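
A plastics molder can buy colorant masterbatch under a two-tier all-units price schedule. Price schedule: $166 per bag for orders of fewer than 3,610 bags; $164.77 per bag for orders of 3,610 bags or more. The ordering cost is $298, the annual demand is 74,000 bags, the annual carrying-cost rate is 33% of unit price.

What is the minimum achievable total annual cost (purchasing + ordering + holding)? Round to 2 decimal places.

$12,297,233.84

H₁ = 33%×$166 = $54.7800;  H₂ = 33%×$164.77 = $54.3741
EOQ₁ = √(2×74,000×298/54.7800) = 897.28  (< 3,610, feasible at tier 1)
EOQ₂ = √(2×74,000×298/54.3741) = 900.62  (< 3,610 → use Q = 3,610 at tier-2 price)
TC(tier 1 (EOQ₁), Q≈897.3) = $12,333,153.00
TC(tier 2, Q≈3,610.0) = $12,297,233.84
Minimum at tier 2: $12,297,233.84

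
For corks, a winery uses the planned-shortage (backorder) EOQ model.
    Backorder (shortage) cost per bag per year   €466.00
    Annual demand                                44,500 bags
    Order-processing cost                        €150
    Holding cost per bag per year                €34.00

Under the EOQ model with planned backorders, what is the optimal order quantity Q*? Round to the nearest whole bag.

Q* = √(2DS/H) · √((H + b)/b)
   = √(2 × 44,500 × 150 / 34) · √((34 + 466) / 466)
   = 626.616 × 1.0358 ≈ 649.07

649 bags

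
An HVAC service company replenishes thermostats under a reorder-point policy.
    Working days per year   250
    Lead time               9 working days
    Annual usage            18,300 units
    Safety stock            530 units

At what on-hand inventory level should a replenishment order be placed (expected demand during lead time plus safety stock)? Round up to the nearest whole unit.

Daily demand d = 18,300 / 250 = 73.200 units/day
Demand during lead time = 73.200 × 9 = 658.80
Reorder point = 658.80 + 530 = 1,188.80 → round up

1,189 units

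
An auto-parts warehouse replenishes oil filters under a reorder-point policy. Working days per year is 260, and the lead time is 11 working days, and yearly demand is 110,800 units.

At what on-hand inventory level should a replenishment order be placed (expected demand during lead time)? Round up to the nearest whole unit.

Daily demand d = 110,800 / 260 = 426.154 units/day
Demand during lead time = 426.154 × 11 = 4,687.69
Reorder point = 4,687.69 → round up

4,688 units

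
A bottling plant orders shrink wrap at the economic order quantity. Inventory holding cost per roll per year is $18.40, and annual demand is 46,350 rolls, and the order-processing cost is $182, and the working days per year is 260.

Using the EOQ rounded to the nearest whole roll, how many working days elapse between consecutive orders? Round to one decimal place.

2DS/H = 2·46,350·182/18.4 = 916,923.91
EOQ = √916,923.91 ≈ 957.56 → Q = 958 rolls
Days between orders = 260 / (D/Q) = 260 / 48.382 ≈ 5.374

5.4 days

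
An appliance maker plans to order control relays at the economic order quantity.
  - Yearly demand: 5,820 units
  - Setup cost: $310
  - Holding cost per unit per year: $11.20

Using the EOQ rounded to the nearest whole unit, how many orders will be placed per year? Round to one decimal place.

10.2 orders per year

Q* = √(2·D·S / H) = √(2·5,820·310 / 11.2) = √322,178.6 ≈ 567.61 → Q = 568
N = D/Q = 5,820/568 ≈ 10.246 orders/yr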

+++++

> _WHAT TO DO_:
Where a line of the data contains "replenishes", include it in the tally, and answer with the tally alone.

> _RESPONSE AREA_:
2